# Work instructions
Your task is to transcribe the entries below exactly, beginning with the line containing "A geologist is" and ending with the final line, and to add nothing else.
Listed records Block Start
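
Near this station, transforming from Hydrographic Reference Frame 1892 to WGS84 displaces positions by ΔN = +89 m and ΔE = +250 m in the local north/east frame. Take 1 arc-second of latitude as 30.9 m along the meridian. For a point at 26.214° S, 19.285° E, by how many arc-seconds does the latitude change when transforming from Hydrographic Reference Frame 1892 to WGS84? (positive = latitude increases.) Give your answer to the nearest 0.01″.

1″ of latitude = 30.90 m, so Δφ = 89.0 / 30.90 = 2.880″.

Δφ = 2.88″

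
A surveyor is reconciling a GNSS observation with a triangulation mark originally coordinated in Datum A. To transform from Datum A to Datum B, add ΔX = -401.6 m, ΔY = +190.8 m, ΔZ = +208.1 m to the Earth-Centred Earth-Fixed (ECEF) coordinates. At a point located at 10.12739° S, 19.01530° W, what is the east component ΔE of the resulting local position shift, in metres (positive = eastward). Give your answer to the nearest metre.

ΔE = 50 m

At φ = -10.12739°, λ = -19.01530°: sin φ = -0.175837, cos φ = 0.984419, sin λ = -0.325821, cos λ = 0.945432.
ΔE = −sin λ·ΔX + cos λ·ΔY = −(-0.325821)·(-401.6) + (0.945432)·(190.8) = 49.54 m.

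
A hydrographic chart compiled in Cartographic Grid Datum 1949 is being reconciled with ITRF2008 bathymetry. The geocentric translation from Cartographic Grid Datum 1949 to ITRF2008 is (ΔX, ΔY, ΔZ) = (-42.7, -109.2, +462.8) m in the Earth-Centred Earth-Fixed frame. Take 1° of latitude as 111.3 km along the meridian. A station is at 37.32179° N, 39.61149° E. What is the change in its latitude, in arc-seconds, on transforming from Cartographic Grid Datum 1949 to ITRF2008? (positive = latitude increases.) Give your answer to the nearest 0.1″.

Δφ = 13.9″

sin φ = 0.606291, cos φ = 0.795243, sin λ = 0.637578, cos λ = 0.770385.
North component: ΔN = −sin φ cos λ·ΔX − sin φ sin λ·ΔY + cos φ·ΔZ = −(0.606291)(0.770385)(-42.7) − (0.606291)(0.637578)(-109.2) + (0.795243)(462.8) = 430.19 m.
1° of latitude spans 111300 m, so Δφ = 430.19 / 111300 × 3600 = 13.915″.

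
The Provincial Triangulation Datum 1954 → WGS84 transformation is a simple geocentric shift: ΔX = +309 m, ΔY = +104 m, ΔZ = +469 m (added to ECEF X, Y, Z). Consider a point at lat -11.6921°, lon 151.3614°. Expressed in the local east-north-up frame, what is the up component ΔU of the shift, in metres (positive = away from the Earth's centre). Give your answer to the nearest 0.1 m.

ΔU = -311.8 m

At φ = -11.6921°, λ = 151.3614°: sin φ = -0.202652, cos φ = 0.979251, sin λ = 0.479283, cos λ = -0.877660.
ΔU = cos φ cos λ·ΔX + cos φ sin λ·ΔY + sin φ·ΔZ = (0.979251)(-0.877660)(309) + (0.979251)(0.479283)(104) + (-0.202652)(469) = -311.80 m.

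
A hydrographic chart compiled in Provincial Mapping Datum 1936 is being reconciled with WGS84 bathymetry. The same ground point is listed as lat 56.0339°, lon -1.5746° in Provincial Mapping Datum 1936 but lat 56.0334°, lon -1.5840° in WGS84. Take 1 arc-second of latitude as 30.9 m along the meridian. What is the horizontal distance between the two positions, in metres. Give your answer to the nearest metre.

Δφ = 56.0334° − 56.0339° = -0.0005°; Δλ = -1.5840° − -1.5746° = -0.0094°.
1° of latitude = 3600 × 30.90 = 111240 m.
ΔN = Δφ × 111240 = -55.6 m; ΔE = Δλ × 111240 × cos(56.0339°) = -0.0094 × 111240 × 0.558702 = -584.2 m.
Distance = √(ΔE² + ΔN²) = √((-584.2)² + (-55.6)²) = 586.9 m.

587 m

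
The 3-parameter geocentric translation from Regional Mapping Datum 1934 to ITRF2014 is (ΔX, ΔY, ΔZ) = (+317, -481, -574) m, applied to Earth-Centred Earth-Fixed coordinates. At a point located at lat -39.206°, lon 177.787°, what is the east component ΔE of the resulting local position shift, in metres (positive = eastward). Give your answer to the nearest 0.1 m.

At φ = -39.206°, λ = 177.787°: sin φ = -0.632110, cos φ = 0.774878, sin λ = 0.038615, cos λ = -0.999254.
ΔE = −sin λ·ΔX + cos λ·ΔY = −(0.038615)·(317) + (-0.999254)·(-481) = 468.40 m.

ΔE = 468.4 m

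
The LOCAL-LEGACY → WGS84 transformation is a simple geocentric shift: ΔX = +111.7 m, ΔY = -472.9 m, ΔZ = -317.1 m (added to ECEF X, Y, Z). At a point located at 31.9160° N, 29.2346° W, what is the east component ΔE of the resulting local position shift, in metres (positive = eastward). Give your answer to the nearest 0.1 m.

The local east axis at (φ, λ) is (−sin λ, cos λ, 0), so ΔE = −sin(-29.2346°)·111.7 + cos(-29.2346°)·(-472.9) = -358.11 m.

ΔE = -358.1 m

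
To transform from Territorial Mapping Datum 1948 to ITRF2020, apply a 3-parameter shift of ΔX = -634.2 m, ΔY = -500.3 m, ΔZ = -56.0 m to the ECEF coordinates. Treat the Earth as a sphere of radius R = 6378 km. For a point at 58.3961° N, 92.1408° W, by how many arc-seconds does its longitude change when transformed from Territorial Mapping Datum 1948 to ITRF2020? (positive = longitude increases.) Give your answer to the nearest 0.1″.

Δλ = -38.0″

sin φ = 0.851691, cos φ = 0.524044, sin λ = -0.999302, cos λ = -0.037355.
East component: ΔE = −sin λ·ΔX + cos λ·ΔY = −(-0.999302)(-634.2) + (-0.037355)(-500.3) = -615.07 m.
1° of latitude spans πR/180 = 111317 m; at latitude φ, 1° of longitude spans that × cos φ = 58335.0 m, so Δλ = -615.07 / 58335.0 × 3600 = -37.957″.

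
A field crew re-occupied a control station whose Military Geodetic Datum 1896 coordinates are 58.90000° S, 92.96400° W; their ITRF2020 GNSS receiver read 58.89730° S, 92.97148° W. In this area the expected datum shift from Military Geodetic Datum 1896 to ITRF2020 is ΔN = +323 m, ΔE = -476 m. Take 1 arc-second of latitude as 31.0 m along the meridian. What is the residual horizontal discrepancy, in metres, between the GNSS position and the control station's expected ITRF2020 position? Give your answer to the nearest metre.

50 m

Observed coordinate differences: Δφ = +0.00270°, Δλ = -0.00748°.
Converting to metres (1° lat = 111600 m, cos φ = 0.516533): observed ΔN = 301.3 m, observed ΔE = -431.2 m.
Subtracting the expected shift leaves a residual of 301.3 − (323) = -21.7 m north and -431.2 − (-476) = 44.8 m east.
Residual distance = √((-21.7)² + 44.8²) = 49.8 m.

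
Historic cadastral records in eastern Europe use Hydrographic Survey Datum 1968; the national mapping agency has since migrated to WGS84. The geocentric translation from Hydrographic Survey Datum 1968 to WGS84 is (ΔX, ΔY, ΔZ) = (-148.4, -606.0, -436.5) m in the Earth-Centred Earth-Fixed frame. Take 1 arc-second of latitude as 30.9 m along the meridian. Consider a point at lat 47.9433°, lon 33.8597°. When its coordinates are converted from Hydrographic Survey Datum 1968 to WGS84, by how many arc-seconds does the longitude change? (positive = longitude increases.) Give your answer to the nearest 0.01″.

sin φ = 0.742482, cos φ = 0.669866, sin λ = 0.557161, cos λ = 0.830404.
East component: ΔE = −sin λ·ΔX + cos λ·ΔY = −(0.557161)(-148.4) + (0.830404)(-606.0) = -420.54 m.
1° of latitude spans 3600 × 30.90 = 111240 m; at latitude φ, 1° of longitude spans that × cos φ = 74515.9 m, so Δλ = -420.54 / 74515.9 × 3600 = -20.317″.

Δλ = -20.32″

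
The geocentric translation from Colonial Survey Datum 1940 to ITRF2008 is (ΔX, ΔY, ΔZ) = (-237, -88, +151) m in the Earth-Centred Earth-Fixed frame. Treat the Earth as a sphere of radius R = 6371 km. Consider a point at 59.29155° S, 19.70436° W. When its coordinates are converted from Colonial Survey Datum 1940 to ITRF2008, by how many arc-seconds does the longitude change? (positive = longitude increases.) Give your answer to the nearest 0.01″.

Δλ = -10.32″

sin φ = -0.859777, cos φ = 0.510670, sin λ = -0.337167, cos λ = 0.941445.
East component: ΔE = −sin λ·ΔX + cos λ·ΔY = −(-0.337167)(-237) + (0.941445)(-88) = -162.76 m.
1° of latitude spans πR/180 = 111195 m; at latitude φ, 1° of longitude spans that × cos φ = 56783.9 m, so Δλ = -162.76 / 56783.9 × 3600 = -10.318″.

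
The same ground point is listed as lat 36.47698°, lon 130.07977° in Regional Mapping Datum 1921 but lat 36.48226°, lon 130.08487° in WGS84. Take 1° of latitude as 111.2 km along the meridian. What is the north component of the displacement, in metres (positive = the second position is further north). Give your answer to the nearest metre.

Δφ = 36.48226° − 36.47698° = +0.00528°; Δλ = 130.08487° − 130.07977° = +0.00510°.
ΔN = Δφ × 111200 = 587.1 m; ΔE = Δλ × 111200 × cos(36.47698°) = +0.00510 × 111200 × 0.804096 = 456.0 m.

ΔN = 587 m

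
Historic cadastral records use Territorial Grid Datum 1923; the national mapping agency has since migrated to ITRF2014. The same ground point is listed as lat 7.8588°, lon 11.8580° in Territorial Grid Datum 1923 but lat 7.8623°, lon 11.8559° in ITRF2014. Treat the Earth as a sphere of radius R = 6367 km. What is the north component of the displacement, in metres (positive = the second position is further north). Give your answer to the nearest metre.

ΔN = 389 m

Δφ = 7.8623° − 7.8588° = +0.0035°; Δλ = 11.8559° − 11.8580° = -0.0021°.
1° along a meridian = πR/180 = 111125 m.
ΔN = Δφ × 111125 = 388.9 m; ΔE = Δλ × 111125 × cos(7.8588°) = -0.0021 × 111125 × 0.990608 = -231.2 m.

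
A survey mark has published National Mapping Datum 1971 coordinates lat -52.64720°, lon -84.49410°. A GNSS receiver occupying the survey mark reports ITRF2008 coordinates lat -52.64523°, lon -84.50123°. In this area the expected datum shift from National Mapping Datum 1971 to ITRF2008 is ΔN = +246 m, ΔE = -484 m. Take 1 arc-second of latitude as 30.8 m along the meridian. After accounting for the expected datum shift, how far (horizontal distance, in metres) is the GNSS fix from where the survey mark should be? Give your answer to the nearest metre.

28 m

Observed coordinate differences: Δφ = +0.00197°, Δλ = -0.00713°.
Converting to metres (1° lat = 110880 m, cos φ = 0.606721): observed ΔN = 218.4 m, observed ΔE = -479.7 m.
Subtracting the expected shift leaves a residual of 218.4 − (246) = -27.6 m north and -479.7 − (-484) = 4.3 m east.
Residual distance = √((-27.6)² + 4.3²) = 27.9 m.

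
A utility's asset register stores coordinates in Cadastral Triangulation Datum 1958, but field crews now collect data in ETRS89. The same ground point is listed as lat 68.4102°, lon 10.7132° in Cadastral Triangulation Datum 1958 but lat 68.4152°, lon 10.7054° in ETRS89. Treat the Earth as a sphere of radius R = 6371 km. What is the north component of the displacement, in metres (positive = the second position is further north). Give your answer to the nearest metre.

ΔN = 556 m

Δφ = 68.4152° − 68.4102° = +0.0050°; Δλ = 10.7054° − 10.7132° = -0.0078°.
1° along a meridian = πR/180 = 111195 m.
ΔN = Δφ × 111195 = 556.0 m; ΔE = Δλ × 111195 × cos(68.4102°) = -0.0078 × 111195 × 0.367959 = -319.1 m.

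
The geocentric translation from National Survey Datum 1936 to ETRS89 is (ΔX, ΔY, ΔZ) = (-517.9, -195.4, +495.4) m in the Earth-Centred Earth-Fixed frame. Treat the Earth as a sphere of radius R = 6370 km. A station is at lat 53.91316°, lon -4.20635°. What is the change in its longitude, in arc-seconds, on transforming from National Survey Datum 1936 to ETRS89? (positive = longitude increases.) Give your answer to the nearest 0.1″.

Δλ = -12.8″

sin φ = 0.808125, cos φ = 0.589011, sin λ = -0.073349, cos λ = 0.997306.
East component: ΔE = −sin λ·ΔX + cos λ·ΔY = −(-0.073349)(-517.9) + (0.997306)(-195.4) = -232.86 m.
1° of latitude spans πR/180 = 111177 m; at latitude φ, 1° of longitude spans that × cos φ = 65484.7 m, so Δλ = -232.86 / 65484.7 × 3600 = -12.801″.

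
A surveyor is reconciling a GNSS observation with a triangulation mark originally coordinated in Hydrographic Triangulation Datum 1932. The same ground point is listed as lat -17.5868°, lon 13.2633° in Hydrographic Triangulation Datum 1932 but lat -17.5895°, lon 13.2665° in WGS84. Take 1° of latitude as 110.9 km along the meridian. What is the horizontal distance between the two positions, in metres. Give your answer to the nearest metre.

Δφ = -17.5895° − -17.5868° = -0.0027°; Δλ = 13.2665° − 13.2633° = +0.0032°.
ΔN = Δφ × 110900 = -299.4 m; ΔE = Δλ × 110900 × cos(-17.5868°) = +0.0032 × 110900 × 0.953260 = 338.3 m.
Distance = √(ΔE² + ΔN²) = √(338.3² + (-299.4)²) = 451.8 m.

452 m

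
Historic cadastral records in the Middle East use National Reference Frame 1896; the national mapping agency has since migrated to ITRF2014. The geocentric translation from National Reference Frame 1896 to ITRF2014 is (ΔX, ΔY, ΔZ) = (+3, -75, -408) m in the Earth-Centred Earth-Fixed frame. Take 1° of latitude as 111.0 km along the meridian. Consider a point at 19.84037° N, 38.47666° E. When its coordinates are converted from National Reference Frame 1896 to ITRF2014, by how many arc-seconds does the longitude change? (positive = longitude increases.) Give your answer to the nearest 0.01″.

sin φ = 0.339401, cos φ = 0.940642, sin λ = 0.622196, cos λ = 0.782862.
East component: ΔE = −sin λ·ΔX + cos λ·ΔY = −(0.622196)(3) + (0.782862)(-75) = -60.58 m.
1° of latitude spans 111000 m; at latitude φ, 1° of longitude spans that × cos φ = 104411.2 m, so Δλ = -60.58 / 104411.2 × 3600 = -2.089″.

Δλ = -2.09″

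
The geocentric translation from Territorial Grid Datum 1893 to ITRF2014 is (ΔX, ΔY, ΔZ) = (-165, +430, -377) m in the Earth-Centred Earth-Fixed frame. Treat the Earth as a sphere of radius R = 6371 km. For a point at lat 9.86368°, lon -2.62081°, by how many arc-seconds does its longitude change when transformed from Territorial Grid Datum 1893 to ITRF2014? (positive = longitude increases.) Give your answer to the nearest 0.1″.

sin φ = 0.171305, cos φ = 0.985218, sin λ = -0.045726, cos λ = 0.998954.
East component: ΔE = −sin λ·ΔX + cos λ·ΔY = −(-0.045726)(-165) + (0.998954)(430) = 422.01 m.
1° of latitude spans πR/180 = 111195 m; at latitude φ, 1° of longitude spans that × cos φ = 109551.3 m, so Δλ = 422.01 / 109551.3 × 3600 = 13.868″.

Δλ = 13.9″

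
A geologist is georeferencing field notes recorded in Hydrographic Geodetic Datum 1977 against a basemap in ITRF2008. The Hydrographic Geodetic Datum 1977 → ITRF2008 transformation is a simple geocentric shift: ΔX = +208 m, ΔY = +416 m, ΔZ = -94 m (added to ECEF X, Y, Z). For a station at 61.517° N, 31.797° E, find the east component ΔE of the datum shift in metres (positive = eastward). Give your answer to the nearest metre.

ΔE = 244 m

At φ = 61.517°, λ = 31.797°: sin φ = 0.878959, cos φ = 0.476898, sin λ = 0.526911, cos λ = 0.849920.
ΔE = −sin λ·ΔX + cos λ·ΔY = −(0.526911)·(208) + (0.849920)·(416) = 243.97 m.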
Listed records Block End
# Solution for this task
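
A geologist is georeferencing field notes recorded in Hydrographic Geodetic Datum 1977 against a basemap in ITRF2008. The Hydrographic Geodetic Datum 1977 → ITRF2008 transformation is a simple geocentric shift: ΔX = +208 m, ΔY = +416 m, ΔZ = -94 m (added to ECEF X, Y, Z). For a station at 61.517° N, 31.797° E, find the east component ΔE of the datum shift in metres (positive = eastward). Give your answer to the nearest metre.

ΔE = 244 m

At φ = 61.517°, λ = 31.797°: sin φ = 0.878959, cos φ = 0.476898, sin λ = 0.526911, cos λ = 0.849920.
ΔE = −sin λ·ΔX + cos λ·ΔY = −(0.526911)·(208) + (0.849920)·(416) = 243.97 m.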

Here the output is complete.